> ABOUT THIS TASK
Wherever the word "resurfacing" appears in the entries, copy the whole line.
SOURCE MATERIAL Block Start
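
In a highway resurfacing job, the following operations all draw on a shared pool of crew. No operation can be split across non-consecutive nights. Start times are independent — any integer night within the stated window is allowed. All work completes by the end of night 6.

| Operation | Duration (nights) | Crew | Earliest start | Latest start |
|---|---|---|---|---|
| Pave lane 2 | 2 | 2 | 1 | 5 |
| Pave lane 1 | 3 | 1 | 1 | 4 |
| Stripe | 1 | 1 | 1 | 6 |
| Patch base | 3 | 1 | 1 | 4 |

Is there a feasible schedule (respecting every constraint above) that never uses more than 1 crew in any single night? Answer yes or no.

Total crew member-nights = 11; over 6 nights the average is 11/6 > 1, so some night must exceed 1.

no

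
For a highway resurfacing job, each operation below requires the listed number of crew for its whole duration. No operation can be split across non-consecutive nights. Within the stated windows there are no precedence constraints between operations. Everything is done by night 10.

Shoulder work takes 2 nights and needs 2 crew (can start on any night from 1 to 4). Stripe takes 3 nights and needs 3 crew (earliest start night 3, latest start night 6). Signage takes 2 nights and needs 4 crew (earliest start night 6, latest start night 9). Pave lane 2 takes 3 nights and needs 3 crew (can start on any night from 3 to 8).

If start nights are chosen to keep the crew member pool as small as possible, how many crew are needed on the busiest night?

4

Early-start (Shoulder work@1, Stripe@3, Signage@6, Pave lane 2@3) gives peak 6: n1:2  n2:2  n3:6  n4:6  n5:6  n6:4  n7:4  n8:0  n9:0  n10:0.
Shift Pave lane 2→8.
Schedule Shoulder work@1, Stripe@3, Signage@6, Pave lane 2@8: n1:2  n2:2  n3:3  n4:3  n5:3  n6:4  n7:4  n8:3  n9:3  n10:3 — peak 4.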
SOURCE MATERIAL Block End
> YOUR RESPONSE
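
In a highway resurfacing job, the following operations all draw on a shared pool of crew. No operation can be split across non-consecutive nights. Start times are independent — any integer night within the stated window is allowed. All work completes by the end of night 6.
For a highway resurfacing job, each operation below requires the listed number of crew for its whole duration. No operation can be split across non-consecutive nights. Within the stated windows there are no precedence constraints between operations. Everything is done by night 10.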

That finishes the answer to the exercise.